### EXERCISE AIM:
Down to the last line below, give the listing again exactly.

### INFORMATION PROVIDED:
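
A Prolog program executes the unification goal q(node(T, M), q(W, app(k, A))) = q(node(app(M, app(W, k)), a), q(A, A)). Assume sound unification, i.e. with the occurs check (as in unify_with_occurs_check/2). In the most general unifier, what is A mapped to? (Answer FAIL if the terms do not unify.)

FAIL

Decompose q/2: node(T, M) = node(app(M, app(W, k)), a),  q(W, app(k, A)) = q(A, A).
Decompose node/2: T = app(M, app(W, k)),  M = a.
Bind T := app(M, app(W, k)); no other remaining equation mentions T.
Bind M := a; no other remaining equation mentions M. Substituting into the earlier binding gives T := app(a, app(W, k)).
Decompose q/2: W = A,  app(k, A) = A.
Bind W := A; no other remaining equation mentions W. Substituting into the earlier binding gives T := app(a, app(A, k)).
Occurs check fails: A occurs in app(k, A); the equation A = app(k, A) has no finite solution.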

### RESPONSE BOX:
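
A Prolog program executes the unification goal q(node(T, M), q(W, app(k, A))) = q(node(app(M, app(W, k)), a), q(A, A)). Assume sound unification, i.e. with the occurs check (as in unify_with_occurs_check/2). In the most general unifier, what is A mapped to? (Answer FAIL if the terms do not unify.)

FAIL

Decompose q/2: node(T, M) = node(app(M, app(W, k)), a),  q(W, app(k, A)) = q(A, A).
Decompose node/2: T = app(M, app(W, k)),  M = a.
Bind T := app(M, app(W, k)); no other remaining equation mentions T.
Bind M := a; no other remaining equation mentions M. Substituting into the earlier binding gives T := app(a, app(W, k)).
Decompose q/2: W = A,  app(k, A) = A.
Bind W := A; no other remaining equation mentions W. Substituting into the earlier binding gives T := app(a, app(A, k)).
Occurs check fails: A occurs in app(k, A); the equation A = app(k, A) has no finite solution.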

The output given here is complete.